Excerpted data: Begin
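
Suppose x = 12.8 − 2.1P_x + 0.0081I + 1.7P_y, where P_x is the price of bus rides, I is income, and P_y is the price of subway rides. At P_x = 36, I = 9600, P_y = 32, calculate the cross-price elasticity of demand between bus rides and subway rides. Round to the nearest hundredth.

At the given point, x = 12.8 − 2.1(36) + 0.0081(9600) + 1.7(32) = 12.8 − 75.6 + 77.76 + 54.4 = 69.36.
∂x/∂P_y = +1.7, so E_xy = 1.7·(32/69.36) ≈ 0.78.
E_xy > 0: the goods are substitutes.

0.78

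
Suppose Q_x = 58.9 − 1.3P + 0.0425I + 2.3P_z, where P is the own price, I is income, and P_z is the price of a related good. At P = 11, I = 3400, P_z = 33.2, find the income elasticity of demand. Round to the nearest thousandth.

0.544

At the given point, Q_x = 58.9 − 1.3(11) + 0.0425(3400) + 2.3(33.2) = 58.9 − 14.3 + 144.5 + 76.36 = 265.46.
∂Q_x/∂I = +0.0425, so E_I = 0.0425·(3400/265.46) ≈ 0.544.
E_I ∈ (0,1): normal good (necessity).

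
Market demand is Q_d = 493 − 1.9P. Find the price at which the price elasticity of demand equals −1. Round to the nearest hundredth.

For linear demand Q_d = a − bP, E = −bP/(a − bP). |E| = 1 ⇒ bP = a − bP ⇒ P = a/(2b).
P = 493/(2·1.9) ≈ 129.74.

129.74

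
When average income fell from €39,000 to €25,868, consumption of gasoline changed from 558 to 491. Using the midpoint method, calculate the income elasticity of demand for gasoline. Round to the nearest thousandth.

%ΔQ = (491 − 558)/[(558+491)/2] = -67/524.5 ≈ -0.1277.
%ΔI = (25,868 − 39,000)/[(39,000+25,868)/2] = -13132/32434 ≈ -0.4049.
E_I = %ΔQ/%ΔI ≈ 0.315.
E_I ∈ (0,1): normal good (necessity).

0.315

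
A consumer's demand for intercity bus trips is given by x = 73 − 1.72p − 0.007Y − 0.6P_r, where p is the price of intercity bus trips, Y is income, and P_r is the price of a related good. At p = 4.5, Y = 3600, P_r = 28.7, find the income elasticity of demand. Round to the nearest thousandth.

-1.103

Substituting, x = 73 − 1.72(4.5) − 0.007(3600) − 0.6(28.7) = 73 − 7.74 − 25.2 − 17.22 = 22.84.
∂x/∂Y = −0.007, so E_I = -0.007·(3600/22.84) ≈ -1.103.
E_I < 0: inferior good.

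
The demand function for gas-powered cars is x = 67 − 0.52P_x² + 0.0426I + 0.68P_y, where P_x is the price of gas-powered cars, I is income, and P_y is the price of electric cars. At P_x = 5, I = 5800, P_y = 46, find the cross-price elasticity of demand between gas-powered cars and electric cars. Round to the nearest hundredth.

0.09

First evaluate x: 67 − 0.52(5)² + 0.0426(5800) + 0.68(46) = 67 − 13 + 247.08 + 31.28 = 332.36.
∂x/∂P_y = +0.68, so E_xy = 0.68·(46/332.36) ≈ 0.09.
E_xy > 0: the goods are substitutes.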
Excerpted data: End
• Work instruction
Copy each entry exactly. Omit none.

• Response
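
Suppose x = 12.8 − 2.1P_x + 0.0081I + 1.7P_y, where P_x is the price of bus rides, I is income, and P_y is the price of subway rides. At P_x = 36, I = 9600, P_y = 32, calculate the cross-price elasticity of demand between bus rides and subway rides. Round to the nearest hundredth.

At the given point, x = 12.8 − 2.1(36) + 0.0081(9600) + 1.7(32) = 12.8 − 75.6 + 77.76 + 54.4 = 69.36.
∂x/∂P_y = +1.7, so E_xy = 1.7·(32/69.36) ≈ 0.78.
E_xy > 0: the goods are substitutes.

0.78

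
Suppose Q_x = 58.9 − 1.3P + 0.0425I + 2.3P_z, where P is the own price, I is income, and P_z is the price of a related good. At P = 11, I = 3400, P_z = 33.2, find the income elasticity of demand. Round to the nearest thousandth.

0.544

At the given point, Q_x = 58.9 − 1.3(11) + 0.0425(3400) + 2.3(33.2) = 58.9 − 14.3 + 144.5 + 76.36 = 265.46.
∂Q_x/∂I = +0.0425, so E_I = 0.0425·(3400/265.46) ≈ 0.544.
E_I ∈ (0,1): normal good (necessity).

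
Market demand is Q_d = 493 − 1.9P. Find the price at which the price elasticity of demand equals −1. Round to the nearest hundredth.

For linear demand Q_d = a − bP, E = −bP/(a − bP). |E| = 1 ⇒ bP = a − bP ⇒ P = a/(2b).
P = 493/(2·1.9) ≈ 129.74.

129.74

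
When average income fell from €39,000 to €25,868, consumption of gasoline changed from 558 to 491. Using the midpoint method, calculate the income elasticity of demand for gasoline. Round to the nearest thousandth.

%ΔQ = (491 − 558)/[(558+491)/2] = -67/524.5 ≈ -0.1277.
%ΔI = (25,868 − 39,000)/[(39,000+25,868)/2] = -13132/32434 ≈ -0.4049.
E_I = %ΔQ/%ΔI ≈ 0.315.
E_I ∈ (0,1): normal good (necessity).

0.315

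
A consumer's demand for intercity bus trips is given by x = 73 − 1.72p − 0.007Y − 0.6P_r, where p is the price of intercity bus trips, Y is income, and P_r is the price of a related good. At p = 4.5, Y = 3600, P_r = 28.7, find the income elasticity of demand. Round to the nearest thousandth.

-1.103

Substituting, x = 73 − 1.72(4.5) − 0.007(3600) − 0.6(28.7) = 73 − 7.74 − 25.2 − 17.22 = 22.84.
∂x/∂Y = −0.007, so E_I = -0.007·(3600/22.84) ≈ -1.103.
E_I < 0: inferior good.

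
The demand function for gas-powered cars is x = 67 − 0.52P_x² + 0.0426I + 0.68P_y, where P_x is the price of gas-powered cars, I is income, and P_y is the price of electric cars. At P_x = 5, I = 5800, P_y = 46, find the cross-price elasticity of demand between gas-powered cars and electric cars. Round to the nearest hundredth.

0.09

First evaluate x: 67 − 0.52(5)² + 0.0426(5800) + 0.68(46) = 67 − 13 + 247.08 + 31.28 = 332.36.
∂x/∂P_y = +0.68, so E_xy = 0.68·(46/332.36) ≈ 0.09.
E_xy > 0: the goods are substitutes.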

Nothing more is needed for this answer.